→ What is required:
Every entry, from first to last, is to be written out exactly.
+++ Supplied material
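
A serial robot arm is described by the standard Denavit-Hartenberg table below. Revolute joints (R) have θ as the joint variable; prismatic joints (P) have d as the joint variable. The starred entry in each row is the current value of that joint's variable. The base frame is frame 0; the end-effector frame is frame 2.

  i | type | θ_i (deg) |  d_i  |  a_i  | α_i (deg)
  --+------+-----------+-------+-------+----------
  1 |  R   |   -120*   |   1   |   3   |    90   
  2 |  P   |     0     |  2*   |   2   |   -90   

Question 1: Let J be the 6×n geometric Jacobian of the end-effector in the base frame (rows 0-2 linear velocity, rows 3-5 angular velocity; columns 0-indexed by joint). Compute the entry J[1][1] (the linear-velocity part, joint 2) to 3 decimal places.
prismatic axis z_1 = (-0.8660,0.5000,0.0000)
J_v[:, 1] = z_1; J_ω[:, 1] = (0,0,0)
entry J[1][1] = 0.5000

0.500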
++++++
→ Answer box:
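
A serial robot arm is described by the standard Denavit-Hartenberg table below. Revolute joints (R) have θ as the joint variable; prismatic joints (P) have d as the joint variable. The starred entry in each row is the current value of that joint's variable. The base frame is frame 0; the end-effector frame is frame 2.

  i | type | θ_i (deg) |  d_i  |  a_i  | α_i (deg)
  --+------+-----------+-------+-------+----------
  1 |  R   |   -120*   |   1   |   3   |    90   
  2 |  P   |     0     |  2*   |   2   |   -90   

Question 1: Let J be the 6×n geometric Jacobian of the end-effector in the base frame (rows 0-2 linear velocity, rows 3-5 angular velocity; columns 0-indexed by joint). Compute the entry J[1][1] (the linear-velocity part, joint 2) to 3 decimal places.
prismatic axis z_1 = (-0.8660,0.5000,0.0000)
J_v[:, 1] = z_1; J_ω[:, 1] = (0,0,0)
entry J[1][1] = 0.5000

0.500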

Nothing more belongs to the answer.